WHAT IS REQUIRED
Please repeat every entry that follows, keeping each one exactly the same.
** ENTRIES SHOWN follows **
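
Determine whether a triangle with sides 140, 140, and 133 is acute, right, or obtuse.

acute

Compare the square of the longest side to the sum of squares of the other two: 133² + 140² = 37289 > 19600 = 140².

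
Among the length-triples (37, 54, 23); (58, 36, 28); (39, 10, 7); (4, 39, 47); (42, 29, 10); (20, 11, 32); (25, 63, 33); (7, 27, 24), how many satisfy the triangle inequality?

(23,37,54): 23+37 > 54 → valid
(28,36,58): 28+36 > 58 → valid
(7,10,39): 7+10 ≤ 39 → not valid
(4,39,47): 4+39 ≤ 47 → not valid
(10,29,42): 10+29 ≤ 42 → not valid
(11,20,32): 11+20 ≤ 32 → not valid
(25,33,63): 25+33 ≤ 63 → not valid
(7,24,27): 7+24 > 27 → valid
3 of the 8 triples form a triangle.

3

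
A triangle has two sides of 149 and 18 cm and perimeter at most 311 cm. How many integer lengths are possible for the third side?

Triangle inequality: 131 < x < 167. Perimeter ≤ 311 gives x ≤ 311 − 149 − 18 = 144.
So 131 < x ≤ 144; integers 132 through 144: 13 values.

13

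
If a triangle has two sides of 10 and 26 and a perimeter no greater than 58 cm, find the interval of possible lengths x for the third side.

16 < x ≤ 22

Triangle inequality alone gives 16 < x < 36.
The perimeter condition gives x ≤ 58 − 10 − 26 = 22.
Intersecting the two: 16 < x ≤ 22.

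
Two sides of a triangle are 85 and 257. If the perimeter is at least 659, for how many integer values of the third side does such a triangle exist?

Triangle inequality: 172 < x < 342. Perimeter ≥ 659 gives x ≥ 659 − 85 − 257 = 317.
So 317 ≤ x < 342; integers 317 through 341: 25 values.

25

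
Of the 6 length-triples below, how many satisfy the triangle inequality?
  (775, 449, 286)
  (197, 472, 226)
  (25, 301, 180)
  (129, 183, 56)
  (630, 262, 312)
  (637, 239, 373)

(286,449,775): 286+449 ≤ 775 → not valid
(197,226,472): 197+226 ≤ 472 → not valid
(25,180,301): 25+180 ≤ 301 → not valid
(56,129,183): 56+129 > 183 → valid
(262,312,630): 262+312 ≤ 630 → not valid
(239,373,637): 239+373 ≤ 637 → not valid
1 of the 6 triples forms a triangle.

1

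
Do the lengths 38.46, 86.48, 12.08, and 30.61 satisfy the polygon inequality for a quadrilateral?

For a quadrilateral, each side must be shorter than the sum of the others.
Here the longest side is 86.48, but the remaining 3 sides sum to only 81.15.

No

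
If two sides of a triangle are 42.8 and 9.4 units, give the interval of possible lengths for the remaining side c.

33.4 < c < 52.2 (units)

By the triangle inequality, c must be less than 42.8 + 9.4 = 52.2 and greater than |42.8 − 9.4| = 33.4.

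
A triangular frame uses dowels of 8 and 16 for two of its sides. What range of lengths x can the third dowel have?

By the triangle inequality, x must be less than 8 + 16 = 24 and greater than |8 − 16| = 8.

8 < x < 24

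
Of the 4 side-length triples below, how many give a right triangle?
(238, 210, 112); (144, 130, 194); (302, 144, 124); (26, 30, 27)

2

(238,210,112): 112²+210² = 56644 = 238² → right
(144,130,194): 130²+144² = 37636 = 194² → right
(302,144,124): 124+144 ≤ 302, not a triangle
(26,30,27): 26²+27² = 1405 > 900 = 30² → acute
2 of the 4 are right.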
** End of ENTRIES SHOWN **
WRITTEN RESPONSE
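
Determine whether a triangle with sides 140, 140, and 133 is acute, right, or obtuse.

acute

Compare the square of the longest side to the sum of squares of the other two: 133² + 140² = 37289 > 19600 = 140².

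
Among the length-triples (37, 54, 23); (58, 36, 28); (39, 10, 7); (4, 39, 47); (42, 29, 10); (20, 11, 32); (25, 63, 33); (7, 27, 24), how many satisfy the triangle inequality?

(23,37,54): 23+37 > 54 → valid
(28,36,58): 28+36 > 58 → valid
(7,10,39): 7+10 ≤ 39 → not valid
(4,39,47): 4+39 ≤ 47 → not valid
(10,29,42): 10+29 ≤ 42 → not valid
(11,20,32): 11+20 ≤ 32 → not valid
(25,33,63): 25+33 ≤ 63 → not valid
(7,24,27): 7+24 > 27 → valid
3 of the 8 triples form a triangle.

3

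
A triangle has two sides of 149 and 18 cm and perimeter at most 311 cm. How many integer lengths are possible for the third side?

Triangle inequality: 131 < x < 167. Perimeter ≤ 311 gives x ≤ 311 − 149 − 18 = 144.
So 131 < x ≤ 144; integers 132 through 144: 13 values.

13

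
If a triangle has two sides of 10 and 26 and a perimeter no greater than 58 cm, find the interval of possible lengths x for the third side.

16 < x ≤ 22

Triangle inequality alone gives 16 < x < 36.
The perimeter condition gives x ≤ 58 − 10 − 26 = 22.
Intersecting the two: 16 < x ≤ 22.

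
Two sides of a triangle are 85 and 257. If the perimeter is at least 659, for how many integer values of the third side does such a triangle exist?

Triangle inequality: 172 < x < 342. Perimeter ≥ 659 gives x ≥ 659 − 85 − 257 = 317.
So 317 ≤ x < 342; integers 317 through 341: 25 values.

25

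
Of the 6 length-triples below, how many satisfy the triangle inequality?
  (775, 449, 286)
  (197, 472, 226)
  (25, 301, 180)
  (129, 183, 56)
  (630, 262, 312)
  (637, 239, 373)

(286,449,775): 286+449 ≤ 775 → not valid
(197,226,472): 197+226 ≤ 472 → not valid
(25,180,301): 25+180 ≤ 301 → not valid
(56,129,183): 56+129 > 183 → valid
(262,312,630): 262+312 ≤ 630 → not valid
(239,373,637): 239+373 ≤ 637 → not valid
1 of the 6 triples forms a triangle.

1

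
Do the lengths 38.46, 86.48, 12.08, and 30.61 satisfy the polygon inequality for a quadrilateral?

For a quadrilateral, each side must be shorter than the sum of the others.
Here the longest side is 86.48, but the remaining 3 sides sum to only 81.15.

No

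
If two sides of a triangle are 42.8 and 9.4 units, give the interval of possible lengths for the remaining side c.

33.4 < c < 52.2 (units)

By the triangle inequality, c must be less than 42.8 + 9.4 = 52.2 and greater than |42.8 − 9.4| = 33.4.

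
A triangular frame uses dowels of 8 and 16 for two of its sides. What range of lengths x can the third dowel have?

By the triangle inequality, x must be less than 8 + 16 = 24 and greater than |8 − 16| = 8.

8 < x < 24

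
Of the 4 side-length triples below, how many give a right triangle?
(238, 210, 112); (144, 130, 194); (302, 144, 124); (26, 30, 27)

2

(238,210,112): 112²+210² = 56644 = 238² → right
(144,130,194): 130²+144² = 37636 = 194² → right
(302,144,124): 124+144 ≤ 302, not a triangle
(26,30,27): 26²+27² = 1405 > 900 = 30² → acute
2 of the 4 are right.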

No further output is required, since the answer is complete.